··· Data for processing

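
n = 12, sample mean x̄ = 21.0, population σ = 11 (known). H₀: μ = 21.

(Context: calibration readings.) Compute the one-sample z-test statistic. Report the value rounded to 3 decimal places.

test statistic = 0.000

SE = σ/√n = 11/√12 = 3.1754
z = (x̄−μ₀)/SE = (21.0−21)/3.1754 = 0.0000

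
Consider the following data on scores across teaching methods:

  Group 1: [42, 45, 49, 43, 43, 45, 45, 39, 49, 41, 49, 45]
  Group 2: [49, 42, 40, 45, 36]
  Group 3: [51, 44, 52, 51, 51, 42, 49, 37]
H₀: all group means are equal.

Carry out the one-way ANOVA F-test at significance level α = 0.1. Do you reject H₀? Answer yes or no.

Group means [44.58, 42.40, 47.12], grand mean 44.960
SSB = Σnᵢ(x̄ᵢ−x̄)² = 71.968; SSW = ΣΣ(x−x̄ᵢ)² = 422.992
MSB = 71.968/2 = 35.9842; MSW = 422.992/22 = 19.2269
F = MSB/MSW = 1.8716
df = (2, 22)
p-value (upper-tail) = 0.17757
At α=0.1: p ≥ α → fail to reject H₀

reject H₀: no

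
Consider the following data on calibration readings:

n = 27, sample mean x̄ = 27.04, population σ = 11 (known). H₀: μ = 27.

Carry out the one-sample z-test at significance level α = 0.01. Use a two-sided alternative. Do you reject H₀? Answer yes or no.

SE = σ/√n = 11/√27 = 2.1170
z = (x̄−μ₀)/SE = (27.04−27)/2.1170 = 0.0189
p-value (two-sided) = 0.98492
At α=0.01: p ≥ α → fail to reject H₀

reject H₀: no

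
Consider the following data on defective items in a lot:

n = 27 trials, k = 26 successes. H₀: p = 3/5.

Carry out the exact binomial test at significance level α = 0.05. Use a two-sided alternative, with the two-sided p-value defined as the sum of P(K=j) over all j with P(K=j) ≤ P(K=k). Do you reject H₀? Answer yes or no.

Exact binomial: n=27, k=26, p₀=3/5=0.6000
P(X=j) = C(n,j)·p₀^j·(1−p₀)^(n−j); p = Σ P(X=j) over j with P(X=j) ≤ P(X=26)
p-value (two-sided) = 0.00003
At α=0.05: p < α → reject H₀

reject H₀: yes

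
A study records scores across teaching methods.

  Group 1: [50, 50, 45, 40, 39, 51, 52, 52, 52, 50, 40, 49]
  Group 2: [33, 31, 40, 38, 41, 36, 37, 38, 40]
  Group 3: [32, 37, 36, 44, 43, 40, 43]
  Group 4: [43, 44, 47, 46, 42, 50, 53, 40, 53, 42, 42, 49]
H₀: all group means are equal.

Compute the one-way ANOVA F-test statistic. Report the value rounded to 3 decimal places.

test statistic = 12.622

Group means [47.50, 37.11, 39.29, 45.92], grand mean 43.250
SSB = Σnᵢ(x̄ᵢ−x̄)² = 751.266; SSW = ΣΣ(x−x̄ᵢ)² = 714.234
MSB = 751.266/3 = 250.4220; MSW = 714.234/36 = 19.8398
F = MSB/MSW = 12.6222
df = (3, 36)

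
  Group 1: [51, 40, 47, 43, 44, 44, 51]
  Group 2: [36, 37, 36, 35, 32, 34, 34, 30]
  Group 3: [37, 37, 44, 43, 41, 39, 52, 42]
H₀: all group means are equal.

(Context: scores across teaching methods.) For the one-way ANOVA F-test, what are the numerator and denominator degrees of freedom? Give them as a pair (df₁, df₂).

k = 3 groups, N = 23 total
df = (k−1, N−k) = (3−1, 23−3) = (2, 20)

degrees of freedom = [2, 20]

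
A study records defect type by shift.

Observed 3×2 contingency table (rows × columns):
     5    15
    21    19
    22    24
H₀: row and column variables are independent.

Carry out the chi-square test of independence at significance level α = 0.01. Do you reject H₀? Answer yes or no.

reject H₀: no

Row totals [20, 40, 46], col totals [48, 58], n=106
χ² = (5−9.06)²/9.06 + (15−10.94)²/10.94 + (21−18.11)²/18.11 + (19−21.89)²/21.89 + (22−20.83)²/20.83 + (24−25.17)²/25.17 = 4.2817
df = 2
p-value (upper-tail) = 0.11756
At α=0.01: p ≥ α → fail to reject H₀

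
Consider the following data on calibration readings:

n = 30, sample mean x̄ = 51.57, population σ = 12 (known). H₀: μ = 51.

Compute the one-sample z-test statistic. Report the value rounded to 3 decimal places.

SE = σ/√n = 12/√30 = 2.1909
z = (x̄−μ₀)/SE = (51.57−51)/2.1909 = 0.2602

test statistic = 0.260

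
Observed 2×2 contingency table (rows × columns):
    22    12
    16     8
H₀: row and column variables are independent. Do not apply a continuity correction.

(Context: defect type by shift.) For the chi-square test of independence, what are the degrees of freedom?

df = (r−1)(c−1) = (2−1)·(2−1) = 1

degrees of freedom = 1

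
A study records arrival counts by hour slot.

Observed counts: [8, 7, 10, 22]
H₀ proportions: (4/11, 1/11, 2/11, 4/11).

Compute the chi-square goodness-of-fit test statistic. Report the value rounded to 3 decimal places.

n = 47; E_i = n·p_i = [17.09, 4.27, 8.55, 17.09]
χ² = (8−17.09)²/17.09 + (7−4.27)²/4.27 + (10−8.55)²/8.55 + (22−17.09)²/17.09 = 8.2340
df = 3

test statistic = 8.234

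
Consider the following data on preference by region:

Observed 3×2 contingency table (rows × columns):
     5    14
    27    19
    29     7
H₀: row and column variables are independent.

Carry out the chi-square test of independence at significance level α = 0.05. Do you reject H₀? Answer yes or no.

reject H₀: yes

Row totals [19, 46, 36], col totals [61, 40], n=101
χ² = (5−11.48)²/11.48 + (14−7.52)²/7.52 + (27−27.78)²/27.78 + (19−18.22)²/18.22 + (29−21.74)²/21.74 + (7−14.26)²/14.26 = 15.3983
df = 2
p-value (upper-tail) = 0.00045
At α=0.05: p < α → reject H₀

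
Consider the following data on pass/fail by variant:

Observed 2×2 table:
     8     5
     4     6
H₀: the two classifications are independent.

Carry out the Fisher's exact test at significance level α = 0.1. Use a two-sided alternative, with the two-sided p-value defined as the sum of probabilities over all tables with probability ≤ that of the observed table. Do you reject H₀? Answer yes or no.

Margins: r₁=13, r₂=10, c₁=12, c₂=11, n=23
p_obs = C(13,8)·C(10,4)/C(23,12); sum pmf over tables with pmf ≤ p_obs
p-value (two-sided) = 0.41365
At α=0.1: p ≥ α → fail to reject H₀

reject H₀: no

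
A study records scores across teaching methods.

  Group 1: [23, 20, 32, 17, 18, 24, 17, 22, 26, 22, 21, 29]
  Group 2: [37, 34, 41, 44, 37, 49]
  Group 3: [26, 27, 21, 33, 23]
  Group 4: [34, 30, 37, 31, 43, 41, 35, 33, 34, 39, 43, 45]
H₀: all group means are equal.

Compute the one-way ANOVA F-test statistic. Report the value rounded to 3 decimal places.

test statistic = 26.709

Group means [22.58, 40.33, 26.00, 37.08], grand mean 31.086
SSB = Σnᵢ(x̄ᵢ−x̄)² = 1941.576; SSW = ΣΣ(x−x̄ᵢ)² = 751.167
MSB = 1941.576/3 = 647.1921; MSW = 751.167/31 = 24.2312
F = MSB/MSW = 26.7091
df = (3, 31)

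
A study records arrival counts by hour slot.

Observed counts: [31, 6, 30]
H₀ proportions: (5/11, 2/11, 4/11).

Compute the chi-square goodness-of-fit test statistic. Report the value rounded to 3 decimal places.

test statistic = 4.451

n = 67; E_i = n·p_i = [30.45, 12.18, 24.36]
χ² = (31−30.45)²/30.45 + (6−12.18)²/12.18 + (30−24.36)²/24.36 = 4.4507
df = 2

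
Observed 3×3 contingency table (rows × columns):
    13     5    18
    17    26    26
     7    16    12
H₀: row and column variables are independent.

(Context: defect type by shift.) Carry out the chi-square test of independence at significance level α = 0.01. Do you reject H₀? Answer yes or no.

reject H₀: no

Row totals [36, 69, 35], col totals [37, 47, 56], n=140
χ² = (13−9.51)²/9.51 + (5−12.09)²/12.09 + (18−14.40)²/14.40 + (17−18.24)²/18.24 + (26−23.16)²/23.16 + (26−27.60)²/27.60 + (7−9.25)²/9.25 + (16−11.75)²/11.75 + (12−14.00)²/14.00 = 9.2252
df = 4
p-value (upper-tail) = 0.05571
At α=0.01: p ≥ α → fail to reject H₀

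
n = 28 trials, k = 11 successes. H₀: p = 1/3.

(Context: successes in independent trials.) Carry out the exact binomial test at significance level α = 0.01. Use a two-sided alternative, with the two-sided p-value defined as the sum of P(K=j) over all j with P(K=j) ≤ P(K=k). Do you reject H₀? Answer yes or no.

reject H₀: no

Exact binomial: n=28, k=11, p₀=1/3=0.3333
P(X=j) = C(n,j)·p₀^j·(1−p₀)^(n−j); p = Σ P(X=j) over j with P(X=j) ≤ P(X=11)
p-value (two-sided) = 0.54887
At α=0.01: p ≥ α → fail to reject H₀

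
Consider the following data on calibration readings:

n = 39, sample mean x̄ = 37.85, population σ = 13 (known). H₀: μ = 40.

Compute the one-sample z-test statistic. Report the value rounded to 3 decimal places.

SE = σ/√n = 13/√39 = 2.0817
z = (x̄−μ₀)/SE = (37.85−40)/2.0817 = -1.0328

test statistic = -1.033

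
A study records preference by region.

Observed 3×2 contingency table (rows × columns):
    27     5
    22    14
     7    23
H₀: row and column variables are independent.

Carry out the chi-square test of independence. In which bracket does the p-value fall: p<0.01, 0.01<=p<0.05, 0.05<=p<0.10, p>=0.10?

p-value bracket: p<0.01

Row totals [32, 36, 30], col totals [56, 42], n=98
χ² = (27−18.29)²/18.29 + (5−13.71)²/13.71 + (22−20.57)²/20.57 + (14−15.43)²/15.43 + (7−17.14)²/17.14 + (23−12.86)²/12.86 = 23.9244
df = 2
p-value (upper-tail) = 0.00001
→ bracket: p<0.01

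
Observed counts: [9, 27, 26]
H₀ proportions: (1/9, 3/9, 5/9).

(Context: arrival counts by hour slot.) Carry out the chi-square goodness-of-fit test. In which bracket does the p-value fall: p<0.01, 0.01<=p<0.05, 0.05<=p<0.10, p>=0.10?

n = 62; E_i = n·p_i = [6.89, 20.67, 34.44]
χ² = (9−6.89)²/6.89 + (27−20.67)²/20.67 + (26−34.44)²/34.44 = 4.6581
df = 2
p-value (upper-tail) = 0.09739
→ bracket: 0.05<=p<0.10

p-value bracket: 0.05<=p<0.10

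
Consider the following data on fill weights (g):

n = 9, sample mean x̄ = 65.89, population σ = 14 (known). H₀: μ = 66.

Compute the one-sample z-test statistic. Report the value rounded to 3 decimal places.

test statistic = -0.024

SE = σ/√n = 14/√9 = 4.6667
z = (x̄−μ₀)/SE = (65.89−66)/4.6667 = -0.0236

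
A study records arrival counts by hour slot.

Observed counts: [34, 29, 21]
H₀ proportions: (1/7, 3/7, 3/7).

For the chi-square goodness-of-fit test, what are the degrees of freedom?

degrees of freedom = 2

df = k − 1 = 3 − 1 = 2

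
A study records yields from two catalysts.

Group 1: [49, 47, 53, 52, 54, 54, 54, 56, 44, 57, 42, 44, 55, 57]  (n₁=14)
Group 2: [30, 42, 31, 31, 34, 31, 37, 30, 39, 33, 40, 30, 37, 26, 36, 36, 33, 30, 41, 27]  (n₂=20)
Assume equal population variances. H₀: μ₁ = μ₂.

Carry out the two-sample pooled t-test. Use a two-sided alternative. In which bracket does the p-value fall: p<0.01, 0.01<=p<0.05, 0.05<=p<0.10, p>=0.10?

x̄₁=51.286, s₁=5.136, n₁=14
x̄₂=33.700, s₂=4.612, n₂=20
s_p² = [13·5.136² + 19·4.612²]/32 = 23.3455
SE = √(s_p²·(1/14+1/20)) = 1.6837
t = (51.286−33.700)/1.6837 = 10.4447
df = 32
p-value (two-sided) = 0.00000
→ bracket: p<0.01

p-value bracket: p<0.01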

······
··· Data for processing

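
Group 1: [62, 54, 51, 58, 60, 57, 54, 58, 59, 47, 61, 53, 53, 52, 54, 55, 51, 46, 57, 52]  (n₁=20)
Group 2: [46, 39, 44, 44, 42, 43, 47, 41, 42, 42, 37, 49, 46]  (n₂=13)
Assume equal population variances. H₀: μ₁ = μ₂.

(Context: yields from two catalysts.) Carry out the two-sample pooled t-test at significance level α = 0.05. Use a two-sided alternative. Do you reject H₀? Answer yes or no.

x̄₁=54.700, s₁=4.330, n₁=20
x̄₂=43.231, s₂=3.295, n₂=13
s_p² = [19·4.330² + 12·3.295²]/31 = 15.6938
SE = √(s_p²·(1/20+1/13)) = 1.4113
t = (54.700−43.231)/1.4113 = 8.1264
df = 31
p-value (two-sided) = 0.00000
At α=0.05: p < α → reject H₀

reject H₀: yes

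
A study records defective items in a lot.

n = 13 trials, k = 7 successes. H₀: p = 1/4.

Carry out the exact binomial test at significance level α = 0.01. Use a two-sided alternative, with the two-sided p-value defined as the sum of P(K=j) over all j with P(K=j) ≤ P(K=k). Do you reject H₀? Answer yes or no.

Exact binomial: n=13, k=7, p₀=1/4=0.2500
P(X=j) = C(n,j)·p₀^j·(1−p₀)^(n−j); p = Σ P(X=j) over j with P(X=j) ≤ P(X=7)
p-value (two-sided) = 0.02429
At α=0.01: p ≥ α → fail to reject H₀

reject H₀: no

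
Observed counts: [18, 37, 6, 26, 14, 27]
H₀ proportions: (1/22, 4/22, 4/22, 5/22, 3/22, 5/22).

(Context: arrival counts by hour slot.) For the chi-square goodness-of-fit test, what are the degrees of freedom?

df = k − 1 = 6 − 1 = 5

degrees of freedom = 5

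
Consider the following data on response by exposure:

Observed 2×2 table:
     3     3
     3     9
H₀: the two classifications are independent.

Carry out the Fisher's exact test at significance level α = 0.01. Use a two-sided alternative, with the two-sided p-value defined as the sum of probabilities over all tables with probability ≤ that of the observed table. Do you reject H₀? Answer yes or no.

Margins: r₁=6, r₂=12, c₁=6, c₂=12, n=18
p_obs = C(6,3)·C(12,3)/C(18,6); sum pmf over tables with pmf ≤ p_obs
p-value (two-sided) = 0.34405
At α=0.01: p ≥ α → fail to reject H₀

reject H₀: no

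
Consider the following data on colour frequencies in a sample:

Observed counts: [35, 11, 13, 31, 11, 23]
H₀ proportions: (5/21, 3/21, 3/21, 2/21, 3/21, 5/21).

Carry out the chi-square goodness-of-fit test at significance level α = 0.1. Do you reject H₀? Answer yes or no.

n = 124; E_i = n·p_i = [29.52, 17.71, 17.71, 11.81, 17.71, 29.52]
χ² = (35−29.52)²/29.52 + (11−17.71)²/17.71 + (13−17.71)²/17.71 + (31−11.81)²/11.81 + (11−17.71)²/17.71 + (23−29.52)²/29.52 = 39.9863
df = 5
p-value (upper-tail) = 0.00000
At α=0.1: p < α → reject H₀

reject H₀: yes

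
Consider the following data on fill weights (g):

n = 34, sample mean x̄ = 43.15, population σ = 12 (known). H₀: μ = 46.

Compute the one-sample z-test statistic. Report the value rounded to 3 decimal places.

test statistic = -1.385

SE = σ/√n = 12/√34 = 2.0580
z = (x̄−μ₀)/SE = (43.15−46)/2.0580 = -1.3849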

······

= Task details =
Find the lines above that contain the word "region" and collect them.

= Answer space =
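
Consider the following data on preference by region:
A study records preference by region.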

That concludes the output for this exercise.